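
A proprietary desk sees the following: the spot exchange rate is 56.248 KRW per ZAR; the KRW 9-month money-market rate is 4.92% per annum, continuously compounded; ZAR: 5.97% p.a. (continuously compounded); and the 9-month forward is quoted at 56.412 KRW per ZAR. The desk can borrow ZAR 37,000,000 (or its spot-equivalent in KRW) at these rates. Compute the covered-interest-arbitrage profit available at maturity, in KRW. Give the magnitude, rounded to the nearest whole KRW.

T = 9/12 years.
Invest the ZAR and cover forward: 37,000,000 × 1.045792530116 × 56.412 = KRW 2,182,824,183.73.
Convert at spot and invest in KRW: 37,000,000 × 56.248 × 1.037589256724 = KRW 2,159,405,858.95.
The quoted forward overvalues ZAR, so borrow KRW, buy ZAR at spot, deposit the ZAR at 5.97%, and sell the proceeds forward at 56.412.
The gap between the two covered legs is KRW 23,418,325.

KRW 23,418,325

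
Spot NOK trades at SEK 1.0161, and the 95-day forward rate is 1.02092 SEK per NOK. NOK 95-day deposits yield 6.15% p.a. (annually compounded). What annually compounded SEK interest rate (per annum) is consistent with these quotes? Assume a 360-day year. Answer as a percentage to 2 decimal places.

8.07%

T = 95/360 years.
By CIP, F/S equals the SEK-to-NOK growth ratio: 1.02092/1.0161 = 1.0047436.
NOK growth factor: (1 + 0.0615)^(95/360) = 1.0158744.
That pins the SEK growth at 1.0206933.
Annualise: 1.0206933^(360/95) − 1 = 0.080708 = 8.07%.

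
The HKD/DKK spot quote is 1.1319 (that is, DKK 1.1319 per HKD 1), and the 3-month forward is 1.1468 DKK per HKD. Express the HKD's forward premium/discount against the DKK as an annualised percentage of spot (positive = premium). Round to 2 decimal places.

T = 3/12 years.
HKD trades forward at +1.31637% vs spot over the period.
Per annum: 0.0131637 / (3/12) = 0.052655 = 5.27%.

+5.27%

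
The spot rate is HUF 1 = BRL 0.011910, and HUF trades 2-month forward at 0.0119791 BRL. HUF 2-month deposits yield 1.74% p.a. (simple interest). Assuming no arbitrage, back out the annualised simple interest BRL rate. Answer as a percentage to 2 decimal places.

5.23%

T = 2/12 years.
By CIP, F/S equals the BRL-to-HUF growth ratio: 0.0119791/0.01191 = 1.0058018.
HUF growth factor: 1 + 0.0174×2/12 = 1.002900.
That pins the BRL growth at 1.0087186.
r = (1.0087186 − 1)/(2/12) = 0.052312 → 5.23%.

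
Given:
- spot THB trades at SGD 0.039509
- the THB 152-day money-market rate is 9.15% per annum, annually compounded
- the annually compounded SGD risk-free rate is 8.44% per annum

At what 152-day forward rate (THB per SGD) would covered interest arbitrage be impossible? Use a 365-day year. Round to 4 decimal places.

T = 152/365 years.
SGD growth factor: (1 + 0.0844)^(152/365) = 1.03431843.
THB growth factor: (1 + 0.0915)^(152/365) = 1.03713322.
Forward (SGD per THB) = 0.039509 × 1.03431843 / 1.03713322 = 0.039401772.
Invert for THB per SGD: 1 / 0.039401772 = 25.3796.

25.3796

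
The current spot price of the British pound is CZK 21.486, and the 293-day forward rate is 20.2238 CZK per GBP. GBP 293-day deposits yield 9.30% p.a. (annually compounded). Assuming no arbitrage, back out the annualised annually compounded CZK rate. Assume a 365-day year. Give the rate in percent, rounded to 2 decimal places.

1.36%

T = 293/365 years.
By CIP, F/S equals the CZK-to-GBP growth ratio: 20.2238/21.486 = 0.9412548.
The GBP side grows by (1 + 0.0930)^(293/365) = 1.0739942.
That pins the CZK growth at 1.0109022.
Annualise: 1.0109022^(365/293) − 1 = 0.013599 = 1.36%.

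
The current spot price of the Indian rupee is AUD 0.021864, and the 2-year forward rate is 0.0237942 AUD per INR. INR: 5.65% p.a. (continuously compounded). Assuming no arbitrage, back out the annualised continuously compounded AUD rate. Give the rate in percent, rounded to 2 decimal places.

T = 2 years.
CIP gives F = S · g_AUD/g_INR, so g_AUD/g_INR = 0.0237942/0.021864 = 1.0882821.
The INR side grows by e^(0.0565×2) = 1.1196319.
So the AUD growth factor = 1.2184754.
Take logs: ln 1.2184754 / 2 = 0.098800, so 9.88%.

9.88%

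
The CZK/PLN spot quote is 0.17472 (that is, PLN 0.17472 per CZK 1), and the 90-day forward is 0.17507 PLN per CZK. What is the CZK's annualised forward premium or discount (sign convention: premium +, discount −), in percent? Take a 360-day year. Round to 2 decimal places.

T = 90/360 years.
(F − S)/S = (0.17507 − 0.17472)/0.17472 = 0.0020032.
×(1/T) gives 0.80% p.a.

+0.80%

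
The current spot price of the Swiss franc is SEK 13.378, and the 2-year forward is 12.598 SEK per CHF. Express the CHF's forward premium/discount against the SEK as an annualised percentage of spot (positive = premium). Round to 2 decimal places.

-2.92%

T = 2 years.
Period premium: (12.598 − 13.378)/13.378 = -0.0583047.
×(1/T) gives -2.92% p.a.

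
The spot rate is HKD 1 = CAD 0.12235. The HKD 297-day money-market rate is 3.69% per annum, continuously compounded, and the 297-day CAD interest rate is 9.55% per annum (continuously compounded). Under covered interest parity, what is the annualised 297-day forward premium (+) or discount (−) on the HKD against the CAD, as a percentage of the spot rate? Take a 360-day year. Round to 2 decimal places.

+6.00%

T = 297/360 years.
CIP forward (CAD per HKD) = 0.12235 × 1.0819744/1.0309106 = 0.12841033.
(F − S)/S ÷ T = (0.12841033 − 0.12235)/0.12235/(297/360) = 0.060040 → 6.00%.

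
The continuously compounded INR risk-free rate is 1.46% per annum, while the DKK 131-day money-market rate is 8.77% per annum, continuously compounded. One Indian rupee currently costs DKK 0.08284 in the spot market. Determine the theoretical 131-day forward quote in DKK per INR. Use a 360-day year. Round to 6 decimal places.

0.085073

T = 131/360 years.
DKK accumulates by e^(0.0877×131/360) = 1.0324277.
Growth of 1 INR over T: e^(0.0146×131/360) = 1.0053269.
Forward (DKK per INR) = 0.08284 × 1.0324277 / 1.0053269 = 0.08507313.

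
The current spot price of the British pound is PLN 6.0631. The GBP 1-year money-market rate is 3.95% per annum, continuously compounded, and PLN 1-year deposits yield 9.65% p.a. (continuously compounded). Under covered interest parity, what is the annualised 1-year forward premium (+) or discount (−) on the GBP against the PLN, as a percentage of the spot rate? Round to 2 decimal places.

T = 1 year.
No-arbitrage forward: 6.0631 × 1.1013096 / 1.0402905 = 6.4187361 PLN/GBP.
Annualised premium = (F − S)/S × (1/T) = (6.4187361 − 6.0631)/6.0631 ÷ 1 = 5.87%.

+5.87%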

---+---

- YOUR OBJECTIVE: Could you output the records in full, exactly as written?

- EXERCISE OUTPUT:
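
A proprietary desk sees the following: the spot exchange rate is 56.248 KRW per ZAR; the KRW 9-month money-market rate is 4.92% per annum, continuously compounded; ZAR: 5.97% p.a. (continuously compounded); and the 9-month forward is quoted at 56.412 KRW per ZAR. The desk can borrow ZAR 37,000,000 (or its spot-equivalent in KRW) at these rates. Compute the covered-interest-arbitrage profit available at maturity, in KRW. Give the magnitude, rounded to the nearest whole KRW.

T = 9/12 years.
Invest the ZAR and cover forward: 37,000,000 × 1.045792530116 × 56.412 = KRW 2,182,824,183.73.
Convert at spot and invest in KRW: 37,000,000 × 56.248 × 1.037589256724 = KRW 2,159,405,858.95.
The quoted forward overvalues ZAR, so borrow KRW, buy ZAR at spot, deposit the ZAR at 5.97%, and sell the proceeds forward at 56.412.
The gap between the two covered legs is KRW 23,418,325.

KRW 23,418,325

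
Spot NOK trades at SEK 1.0161, and the 95-day forward rate is 1.02092 SEK per NOK. NOK 95-day deposits yield 6.15% p.a. (annually compounded). What annually compounded SEK interest rate (per annum) is consistent with these quotes? Assume a 360-day year. Answer as a percentage to 2 decimal places.

8.07%

T = 95/360 years.
By CIP, F/S equals the SEK-to-NOK growth ratio: 1.02092/1.0161 = 1.0047436.
NOK growth factor: (1 + 0.0615)^(95/360) = 1.0158744.
That pins the SEK growth at 1.0206933.
Annualise: 1.0206933^(360/95) − 1 = 0.080708 = 8.07%.

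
The HKD/DKK spot quote is 1.1319 (that is, DKK 1.1319 per HKD 1), and the 3-month forward is 1.1468 DKK per HKD. Express the HKD's forward premium/discount against the DKK as an annualised percentage of spot (positive = premium). Round to 2 decimal places.

T = 3/12 years.
HKD trades forward at +1.31637% vs spot over the period.
Per annum: 0.0131637 / (3/12) = 0.052655 = 5.27%.

+5.27%

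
The spot rate is HUF 1 = BRL 0.011910, and HUF trades 2-month forward at 0.0119791 BRL. HUF 2-month deposits yield 1.74% p.a. (simple interest). Assuming no arbitrage, back out the annualised simple interest BRL rate. Answer as a percentage to 2 decimal places.

5.23%

T = 2/12 years.
By CIP, F/S equals the BRL-to-HUF growth ratio: 0.0119791/0.01191 = 1.0058018.
HUF growth factor: 1 + 0.0174×2/12 = 1.002900.
That pins the BRL growth at 1.0087186.
r = (1.0087186 − 1)/(2/12) = 0.052312 → 5.23%.

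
Given:
- spot THB trades at SGD 0.039509
- the THB 152-day money-market rate is 9.15% per annum, annually compounded
- the annually compounded SGD risk-free rate is 8.44% per annum

At what 152-day forward rate (THB per SGD) would covered interest arbitrage be impossible? Use a 365-day year. Round to 4 decimal places.

T = 152/365 years.
SGD growth factor: (1 + 0.0844)^(152/365) = 1.03431843.
THB growth factor: (1 + 0.0915)^(152/365) = 1.03713322.
Forward (SGD per THB) = 0.039509 × 1.03431843 / 1.03713322 = 0.039401772.
Invert for THB per SGD: 1 / 0.039401772 = 25.3796.

25.3796

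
The current spot price of the British pound is CZK 21.486, and the 293-day forward rate is 20.2238 CZK per GBP. GBP 293-day deposits yield 9.30% p.a. (annually compounded). Assuming no arbitrage, back out the annualised annually compounded CZK rate. Assume a 365-day year. Give the rate in percent, rounded to 2 decimal places.

1.36%

T = 293/365 years.
By CIP, F/S equals the CZK-to-GBP growth ratio: 20.2238/21.486 = 0.9412548.
The GBP side grows by (1 + 0.0930)^(293/365) = 1.0739942.
That pins the CZK growth at 1.0109022.
Annualise: 1.0109022^(365/293) − 1 = 0.013599 = 1.36%.

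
The current spot price of the Indian rupee is AUD 0.021864, and the 2-year forward rate is 0.0237942 AUD per INR. INR: 5.65% p.a. (continuously compounded). Assuming no arbitrage, back out the annualised continuously compounded AUD rate. Give the rate in percent, rounded to 2 decimal places.

T = 2 years.
CIP gives F = S · g_AUD/g_INR, so g_AUD/g_INR = 0.0237942/0.021864 = 1.0882821.
The INR side grows by e^(0.0565×2) = 1.1196319.
So the AUD growth factor = 1.2184754.
Take logs: ln 1.2184754 / 2 = 0.098800, so 9.88%.

9.88%

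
The CZK/PLN spot quote is 0.17472 (that is, PLN 0.17472 per CZK 1), and the 90-day forward is 0.17507 PLN per CZK. What is the CZK's annualised forward premium or discount (sign convention: premium +, discount −), in percent? Take a 360-day year. Round to 2 decimal places.

T = 90/360 years.
(F − S)/S = (0.17507 − 0.17472)/0.17472 = 0.0020032.
×(1/T) gives 0.80% p.a.

+0.80%

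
The current spot price of the Swiss franc is SEK 13.378, and the 2-year forward is 12.598 SEK per CHF. Express the CHF's forward premium/discount against the SEK as an annualised percentage of spot (positive = premium). Round to 2 decimal places.

-2.92%

T = 2 years.
Period premium: (12.598 − 13.378)/13.378 = -0.0583047.
×(1/T) gives -2.92% p.a.

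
The spot rate is HKD 1 = CAD 0.12235. The HKD 297-day money-market rate is 3.69% per annum, continuously compounded, and the 297-day CAD interest rate is 9.55% per annum (continuously compounded). Under covered interest parity, what is the annualised 297-day forward premium (+) or discount (−) on the HKD against the CAD, as a percentage of the spot rate? Take a 360-day year. Round to 2 decimal places.

+6.00%

T = 297/360 years.
CIP forward (CAD per HKD) = 0.12235 × 1.0819744/1.0309106 = 0.12841033.
(F − S)/S ÷ T = (0.12841033 − 0.12235)/0.12235/(297/360) = 0.060040 → 6.00%.

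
The continuously compounded INR risk-free rate is 1.46% per annum, while the DKK 131-day money-market rate is 8.77% per annum, continuously compounded. One Indian rupee currently costs DKK 0.08284 in the spot market. Determine the theoretical 131-day forward quote in DKK per INR. Use a 360-day year. Round to 6 decimal places.

0.085073

T = 131/360 years.
DKK accumulates by e^(0.0877×131/360) = 1.0324277.
Growth of 1 INR over T: e^(0.0146×131/360) = 1.0053269.
Forward (DKK per INR) = 0.08284 × 1.0324277 / 1.0053269 = 0.08507313.

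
The current spot price of the British pound is PLN 6.0631. The GBP 1-year money-market rate is 3.95% per annum, continuously compounded, and PLN 1-year deposits yield 9.65% p.a. (continuously compounded). Under covered interest parity, what is the annualised 1-year forward premium (+) or discount (−) on the GBP against the PLN, as a percentage of the spot rate? Round to 2 decimal places.

T = 1 year.
No-arbitrage forward: 6.0631 × 1.1013096 / 1.0402905 = 6.4187361 PLN/GBP.
Annualised premium = (F − S)/S × (1/T) = (6.4187361 − 6.0631)/6.0631 ÷ 1 = 5.87%.

+5.87%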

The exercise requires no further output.